Exercise requirements:
Every line of the material must be reproduced exactly.

Exercise input:

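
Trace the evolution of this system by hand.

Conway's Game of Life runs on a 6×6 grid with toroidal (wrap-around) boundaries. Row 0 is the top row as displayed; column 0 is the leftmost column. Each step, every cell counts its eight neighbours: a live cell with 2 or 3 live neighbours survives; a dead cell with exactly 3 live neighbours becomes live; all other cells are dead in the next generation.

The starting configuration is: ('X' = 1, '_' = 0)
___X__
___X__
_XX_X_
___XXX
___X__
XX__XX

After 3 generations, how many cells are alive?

step 0: ___X__
___X__
_XX_X_
___XXX
___X__
XX__XX
step 1: X_XX_X
___XX_
__X__X
_____X
__XX__
X_XXXX
step 2: X_____
XX____
___X_X
__XXX_
XXX___
X_____
step 3: X____X
XX___X
XX_X_X
X___XX
X_X__X
X____X

17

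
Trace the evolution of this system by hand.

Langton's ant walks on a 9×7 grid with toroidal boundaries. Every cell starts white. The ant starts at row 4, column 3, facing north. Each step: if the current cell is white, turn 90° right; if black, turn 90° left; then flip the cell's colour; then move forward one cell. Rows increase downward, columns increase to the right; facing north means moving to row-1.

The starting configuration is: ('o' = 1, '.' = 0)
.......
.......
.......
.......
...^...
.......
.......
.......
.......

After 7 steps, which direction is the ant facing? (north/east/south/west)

gen 0: .......
.......
.......
.......
...^...
.......
.......
.......
.......
gen 1: .......
.......
.......
.......
...o>..
.......
.......
.......
.......
gen 2: .......
.......
.......
.......
...oo..
....v..
.......
.......
.......
gen 3: .......
.......
.......
.......
...oo..
...<o..
.......
.......
.......
gen 4: .......
.......
.......
.......
...^o..
...oo..
.......
.......
.......
gen 5: .......
.......
.......
.......
..<.o..
...oo..
.......
.......
.......
gen 6: .......
.......
.......
..^....
..o.o..
...oo..
.......
.......
.......
gen 7: .......
.......
.......
..o>...
..o.o..
...oo..
.......
.......
.......

east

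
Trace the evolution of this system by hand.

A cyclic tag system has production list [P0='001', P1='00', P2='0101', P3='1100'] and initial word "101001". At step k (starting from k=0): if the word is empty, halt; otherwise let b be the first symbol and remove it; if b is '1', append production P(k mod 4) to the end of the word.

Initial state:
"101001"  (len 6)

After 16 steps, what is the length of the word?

9

[0] "101001"  (len 6)
[1] "01001001"  (len 8)
[2] "1001001"  (len 7)
[3] "0010010101"  (len 10)
[4] "010010101"  (len 9)
[5] "10010101"  (len 8)
[6] "001010100"  (len 9)
[7] "01010100"  (len 8)
[8] "1010100"  (len 7)
[9] "010100001"  (len 9)
[10] "10100001"  (len 8)
[11] "01000010101"  (len 11)
[12] "1000010101"  (len 10)
[13] "000010101001"  (len 12)
[14] "00010101001"  (len 11)
[15] "0010101001"  (len 10)
[16] "010101001"  (len 9)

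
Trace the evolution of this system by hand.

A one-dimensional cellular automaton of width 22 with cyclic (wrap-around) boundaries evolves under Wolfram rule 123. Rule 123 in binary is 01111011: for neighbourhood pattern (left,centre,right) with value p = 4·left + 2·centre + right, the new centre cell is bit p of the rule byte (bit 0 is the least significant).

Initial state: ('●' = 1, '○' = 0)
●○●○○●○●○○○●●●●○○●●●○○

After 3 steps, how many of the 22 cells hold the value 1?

17

0) ●○●○○●○●○○○●●●●○○●●●○○
1) ○●○●●○●○●●●●○○●●●●○●●●
2) ●○●●●●○●●○○●●●●○○●●●○●
3) ●●●○○●●●●●●●○○●●●●○●●●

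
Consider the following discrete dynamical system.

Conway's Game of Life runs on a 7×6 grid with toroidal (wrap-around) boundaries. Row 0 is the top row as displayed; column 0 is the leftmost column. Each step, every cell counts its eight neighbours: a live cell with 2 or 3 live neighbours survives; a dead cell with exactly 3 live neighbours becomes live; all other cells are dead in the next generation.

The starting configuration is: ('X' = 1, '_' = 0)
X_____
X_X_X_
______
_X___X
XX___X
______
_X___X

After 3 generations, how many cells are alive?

gen 0: X_____
X_X_X_
______
_X___X
XX___X
______
_X___X
gen 1: X_____
_X___X
XX___X
_X___X
_X___X
_X___X
X_____
gen 2: XX___X
_X___X
_XX_XX
_XX_XX
_XX_XX
_X___X
XX___X
gen 3: __X_X_
______
______
______
______
______
__X_X_

4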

Answer below:
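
Trace the evolution of this system by hand.

Conway's Game of Life runs on a 6×6 grid with toroidal (wrap-around) boundaries. Row 0 is the top row as displayed; column 0 is the leftmost column. Each step, every cell counts its eight neighbours: a live cell with 2 or 3 live neighbours survives; a dead cell with exactly 3 live neighbours becomes live; all other cells are dead in the next generation.

The starting configuration is: ('X' = 1, '_' = 0)
___X__
___X__
_XX_X_
___XXX
___X__
XX__XX

After 3 generations, how many cells are alive?

step 0: ___X__
___X__
_XX_X_
___XXX
___X__
XX__XX
step 1: X_XX_X
___XX_
__X__X
_____X
__XX__
X_XXXX
step 2: X_____
XX____
___X_X
__XXX_
XXX___
X_____
step 3: X____X
XX___X
XX_X_X
X___XX
X_X__X
X____X

17

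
Trace the evolution of this system by hand.

Langton's ant walks on a 9×7 grid with toroidal boundaries. Every cell starts white. The ant starts at row 4, column 3, facing north. Each step: if the current cell is white, turn 90° right; if black, turn 90° left; then flip the cell's colour; then move forward one cell. Rows increase downward, columns increase to the right; facing north means moving to row-1.

The starting configuration is: ('o' = 1, '.' = 0)
.......
.......
.......
.......
...^...
.......
.......
.......
.......

After 7 steps, which direction is the ant facing? (north/east/south/west)

gen 0: .......
.......
.......
.......
...^...
.......
.......
.......
.......
gen 1: .......
.......
.......
.......
...o>..
.......
.......
.......
.......
gen 2: .......
.......
.......
.......
...oo..
....v..
.......
.......
.......
gen 3: .......
.......
.......
.......
...oo..
...<o..
.......
.......
.......
gen 4: .......
.......
.......
.......
...^o..
...oo..
.......
.......
.......
gen 5: .......
.......
.......
.......
..<.o..
...oo..
.......
.......
.......
gen 6: .......
.......
.......
..^....
..o.o..
...oo..
.......
.......
.......
gen 7: .......
.......
.......
..o>...
..o.o..
...oo..
.......
.......
.......

east

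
Trace the evolution of this system by hand.

A cyclic tag system has production list [P0='001', P1='00', P2='0101', P3='1100'] and initial word "101001". At step k (starting from k=0): if the word is empty, halt; otherwise let b be the first symbol and remove it; if b is '1', append production P(k mod 4) to the end of the word.

Initial state:
"101001"  (len 6)

After 16 steps, what is the length of the word?

9

[0] "101001"  (len 6)
[1] "01001001"  (len 8)
[2] "1001001"  (len 7)
[3] "0010010101"  (len 10)
[4] "010010101"  (len 9)
[5] "10010101"  (len 8)
[6] "001010100"  (len 9)
[7] "01010100"  (len 8)
[8] "1010100"  (len 7)
[9] "010100001"  (len 9)
[10] "10100001"  (len 8)
[11] "01000010101"  (len 11)
[12] "1000010101"  (len 10)
[13] "000010101001"  (len 12)
[14] "00010101001"  (len 11)
[15] "0010101001"  (len 10)
[16] "010101001"  (len 9)

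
Trace the evolution of this system by hand.

A one-dimensional cellular automaton of width 22 with cyclic (wrap-around) boundaries evolves under Wolfram rule 123. Rule 123 in binary is 01111011: for neighbourhood pattern (left,centre,right) with value p = 4·left + 2·centre + right, the new centre cell is bit p of the rule byte (bit 0 is the least significant).

Initial state: ('●' = 1, '○' = 0)
●○●○○●○●○○○●●●●○○●●●○○

After 3 steps, how many of the 22 cells hold the value 1?

17

0) ●○●○○●○●○○○●●●●○○●●●○○
1) ○●○●●○●○●●●●○○●●●●○●●●
2) ●○●●●●○●●○○●●●●○○●●●○●
3) ●●●○○●●●●●●●○○●●●●○●●●

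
Consider the following discrete dynamical system.

Conway's Game of Life runs on a 7×6 grid with toroidal (wrap-around) boundaries. Row 0 is the top row as displayed; column 0 is the leftmost column. Each step, every cell counts its eight neighbours: a live cell with 2 or 3 live neighbours survives; a dead cell with exactly 3 live neighbours becomes live; all other cells are dead in the next generation.

The starting configuration is: ('X' = 1, '_' = 0)
X_____
X_X_X_
______
_X___X
XX___X
______
_X___X

After 3 generations, how many cells are alive?

gen 0: X_____
X_X_X_
______
_X___X
XX___X
______
_X___X
gen 1: X_____
_X___X
XX___X
_X___X
_X___X
_X___X
X_____
gen 2: XX___X
_X___X
_XX_XX
_XX_XX
_XX_XX
_X___X
XX___X
gen 3: __X_X_
______
______
______
______
______
__X_X_

4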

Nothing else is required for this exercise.